Problem statement:
Print, exactly and completely, every entry in the data.

Collection entries
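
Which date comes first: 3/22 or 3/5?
3/5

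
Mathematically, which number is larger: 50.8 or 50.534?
50.8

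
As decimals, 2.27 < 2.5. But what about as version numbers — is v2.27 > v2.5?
True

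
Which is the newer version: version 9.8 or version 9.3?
version 9.8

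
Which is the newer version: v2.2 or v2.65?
v2.65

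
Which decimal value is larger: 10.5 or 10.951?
10.951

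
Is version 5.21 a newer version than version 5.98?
No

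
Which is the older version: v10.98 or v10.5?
v10.5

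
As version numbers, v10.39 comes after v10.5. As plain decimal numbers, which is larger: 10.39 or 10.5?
10.5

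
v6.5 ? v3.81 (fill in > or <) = >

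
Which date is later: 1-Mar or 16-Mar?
16-Mar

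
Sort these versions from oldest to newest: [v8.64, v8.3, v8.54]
[v8.3, v8.54, v8.64]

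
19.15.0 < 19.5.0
False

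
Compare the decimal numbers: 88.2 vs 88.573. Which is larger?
88.573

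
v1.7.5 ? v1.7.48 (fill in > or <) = <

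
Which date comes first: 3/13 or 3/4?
3/4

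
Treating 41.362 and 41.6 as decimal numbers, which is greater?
41.6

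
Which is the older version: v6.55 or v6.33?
v6.33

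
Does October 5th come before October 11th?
Yes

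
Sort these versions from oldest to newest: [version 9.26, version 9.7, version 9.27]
[version 9.7, version 9.26, version 9.27]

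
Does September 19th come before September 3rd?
No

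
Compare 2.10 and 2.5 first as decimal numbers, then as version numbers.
As decimals: 2.10 < 2.5. As versions: v2.10 > v2.5 (minor version 10 > 5).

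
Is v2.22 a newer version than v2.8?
Yes. Version numbers are compared segment by segment as integers, not as decimals: minor version 22 > 8, so v2.22 > v2.8 (even though the decimal 2.22 < 2.8).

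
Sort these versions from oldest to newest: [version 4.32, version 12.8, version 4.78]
[version 4.32, version 4.78, version 12.8]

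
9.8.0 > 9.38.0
False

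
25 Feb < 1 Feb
False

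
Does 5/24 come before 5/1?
No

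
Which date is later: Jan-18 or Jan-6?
Jan-18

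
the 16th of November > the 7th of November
True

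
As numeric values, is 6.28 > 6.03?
True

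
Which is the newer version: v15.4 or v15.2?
v15.4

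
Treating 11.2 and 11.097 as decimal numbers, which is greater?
11.2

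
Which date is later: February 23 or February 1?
February 23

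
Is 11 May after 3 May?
Yes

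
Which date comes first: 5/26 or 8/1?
5/26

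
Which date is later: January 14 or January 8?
January 14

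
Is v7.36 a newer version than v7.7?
Yes. Version numbers are compared segment by segment as integers, not as decimals: minor version 36 > 7, so v7.36 > v7.7 (even though the decimal 7.36 < 7.7).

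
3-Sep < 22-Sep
True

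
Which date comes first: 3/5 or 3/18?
3/5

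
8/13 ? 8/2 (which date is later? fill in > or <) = >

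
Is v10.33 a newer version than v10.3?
Yes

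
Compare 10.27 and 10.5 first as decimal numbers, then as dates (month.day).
As decimals: 10.27 < 10.5. As dates: 10/27 is later than 10/5 (day 27 > day 5).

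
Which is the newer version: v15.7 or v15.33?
v15.33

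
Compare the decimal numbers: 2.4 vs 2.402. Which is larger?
2.402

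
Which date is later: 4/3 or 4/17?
4/17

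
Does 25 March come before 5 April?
Yes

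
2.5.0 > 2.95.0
False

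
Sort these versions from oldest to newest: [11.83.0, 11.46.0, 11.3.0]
[11.3.0, 11.46.0, 11.83.0]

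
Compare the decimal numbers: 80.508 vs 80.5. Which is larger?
80.508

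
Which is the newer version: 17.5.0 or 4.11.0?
17.5.0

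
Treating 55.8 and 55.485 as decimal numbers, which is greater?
55.8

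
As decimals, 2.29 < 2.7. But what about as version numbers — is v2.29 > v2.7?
True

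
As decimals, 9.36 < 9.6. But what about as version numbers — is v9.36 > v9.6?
True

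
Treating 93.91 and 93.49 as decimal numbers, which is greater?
93.91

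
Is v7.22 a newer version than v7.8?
Yes. Version numbers are compared segment by segment as integers, not as decimals: minor version 22 > 8, so v7.22 > v7.8 (even though the decimal 7.22 < 7.8).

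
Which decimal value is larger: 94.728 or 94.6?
94.728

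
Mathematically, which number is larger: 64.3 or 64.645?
64.645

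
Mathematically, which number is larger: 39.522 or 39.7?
39.7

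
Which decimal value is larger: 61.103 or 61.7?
61.7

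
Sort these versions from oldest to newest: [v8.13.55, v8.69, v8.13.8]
[v8.13.8, v8.13.55, v8.69]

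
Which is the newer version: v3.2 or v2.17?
v3.2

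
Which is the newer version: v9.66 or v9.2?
v9.66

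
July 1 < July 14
True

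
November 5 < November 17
True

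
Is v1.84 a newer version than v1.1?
Yes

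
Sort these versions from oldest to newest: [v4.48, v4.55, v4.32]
[v4.32, v4.48, v4.55]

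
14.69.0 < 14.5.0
False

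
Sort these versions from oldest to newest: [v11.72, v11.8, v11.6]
[v11.6, v11.8, v11.72]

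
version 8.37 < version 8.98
True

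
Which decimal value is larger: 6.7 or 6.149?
6.7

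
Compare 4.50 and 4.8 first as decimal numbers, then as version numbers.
As decimals: 4.50 < 4.8. As versions: v4.50 > v4.8 (minor version 50 > 8).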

Exercise result:
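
Which date comes first: 3/22 or 3/5?
3/5

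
Mathematically, which number is larger: 50.8 or 50.534?
50.8

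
As decimals, 2.27 < 2.5. But what about as version numbers — is v2.27 > v2.5?
True

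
Which is the newer version: version 9.8 or version 9.3?
version 9.8

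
Which is the newer version: v2.2 or v2.65?
v2.65

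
Which decimal value is larger: 10.5 or 10.951?
10.951

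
Is version 5.21 a newer version than version 5.98?
No

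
Which is the older version: v10.98 or v10.5?
v10.5

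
As version numbers, v10.39 comes after v10.5. As plain decimal numbers, which is larger: 10.39 or 10.5?
10.5

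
v6.5 ? v3.81 (fill in > or <) = >

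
Which date is later: 1-Mar or 16-Mar?
16-Mar

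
Sort these versions from oldest to newest: [v8.64, v8.3, v8.54]
[v8.3, v8.54, v8.64]

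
19.15.0 < 19.5.0
False

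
Compare the decimal numbers: 88.2 vs 88.573. Which is larger?
88.573

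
v1.7.5 ? v1.7.48 (fill in > or <) = <

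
Which date comes first: 3/13 or 3/4?
3/4

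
Treating 41.362 and 41.6 as decimal numbers, which is greater?
41.6

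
Which is the older version: v6.55 or v6.33?
v6.33

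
Does October 5th come before October 11th?
Yes

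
Sort these versions from oldest to newest: [version 9.26, version 9.7, version 9.27]
[version 9.7, version 9.26, version 9.27]

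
Does September 19th come before September 3rd?
No

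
Compare 2.10 and 2.5 first as decimal numbers, then as version numbers.
As decimals: 2.10 < 2.5. As versions: v2.10 > v2.5 (minor version 10 > 5).

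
Is v2.22 a newer version than v2.8?
Yes. Version numbers are compared segment by segment as integers, not as decimals: minor version 22 > 8, so v2.22 > v2.8 (even though the decimal 2.22 < 2.8).

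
Sort these versions from oldest to newest: [version 4.32, version 12.8, version 4.78]
[version 4.32, version 4.78, version 12.8]

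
9.8.0 > 9.38.0
False

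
25 Feb < 1 Feb
False

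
Does 5/24 come before 5/1?
No

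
Which date is later: Jan-18 or Jan-6?
Jan-18

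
the 16th of November > the 7th of November
True

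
As numeric values, is 6.28 > 6.03?
True

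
Which is the newer version: v15.4 or v15.2?
v15.4

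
Treating 11.2 and 11.097 as decimal numbers, which is greater?
11.2

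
Which date is later: February 23 or February 1?
February 23

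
Is 11 May after 3 May?
Yes

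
Which date comes first: 5/26 or 8/1?
5/26

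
Which date is later: January 14 or January 8?
January 14

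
Is v7.36 a newer version than v7.7?
Yes. Version numbers are compared segment by segment as integers, not as decimals: minor version 36 > 7, so v7.36 > v7.7 (even though the decimal 7.36 < 7.7).

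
3-Sep < 22-Sep
True

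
Which date comes first: 3/5 or 3/18?
3/5

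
8/13 ? 8/2 (which date is later? fill in > or <) = >

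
Is v10.33 a newer version than v10.3?
Yes

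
Compare 10.27 and 10.5 first as decimal numbers, then as dates (month.day).
As decimals: 10.27 < 10.5. As dates: 10/27 is later than 10/5 (day 27 > day 5).

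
Which is the newer version: v15.7 or v15.33?
v15.33

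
Compare the decimal numbers: 2.4 vs 2.402. Which is larger?
2.402

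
Which date is later: 4/3 or 4/17?
4/17

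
Does 25 March come before 5 April?
Yes

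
2.5.0 > 2.95.0
False

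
Sort these versions from oldest to newest: [11.83.0, 11.46.0, 11.3.0]
[11.3.0, 11.46.0, 11.83.0]

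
Compare the decimal numbers: 80.508 vs 80.5. Which is larger?
80.508

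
Which is the newer version: 17.5.0 or 4.11.0?
17.5.0

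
Treating 55.8 and 55.485 as decimal numbers, which is greater?
55.8

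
As decimals, 2.29 < 2.7. But what about as version numbers — is v2.29 > v2.7?
True

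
As decimals, 9.36 < 9.6. But what about as version numbers — is v9.36 > v9.6?
True

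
Treating 93.91 and 93.49 as decimal numbers, which is greater?
93.91

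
Is v7.22 a newer version than v7.8?
Yes. Version numbers are compared segment by segment as integers, not as decimals: minor version 22 > 8, so v7.22 > v7.8 (even though the decimal 7.22 < 7.8).

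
Which decimal value is larger: 94.728 or 94.6?
94.728

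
Mathematically, which number is larger: 64.3 or 64.645?
64.645

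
Mathematically, which number is larger: 39.522 or 39.7?
39.7

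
Which decimal value is larger: 61.103 or 61.7?
61.7

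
Sort these versions from oldest to newest: [v8.13.55, v8.69, v8.13.8]
[v8.13.8, v8.13.55, v8.69]

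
Which is the newer version: v3.2 or v2.17?
v3.2

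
Which is the newer version: v9.66 or v9.2?
v9.66

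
July 1 < July 14
True

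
November 5 < November 17
True

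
Is v1.84 a newer version than v1.1?
Yes

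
Sort these versions from oldest to newest: [v4.48, v4.55, v4.32]
[v4.32, v4.48, v4.55]

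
14.69.0 < 14.5.0
False

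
Sort these versions from oldest to newest: [v11.72, v11.8, v11.6]
[v11.6, v11.8, v11.72]

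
version 8.37 < version 8.98
True

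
Which decimal value is larger: 6.7 or 6.149?
6.7

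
Compare 4.50 and 4.8 first as decimal numbers, then as version numbers.
As decimals: 4.50 < 4.8. As versions: v4.50 > v4.8 (minor version 50 > 8).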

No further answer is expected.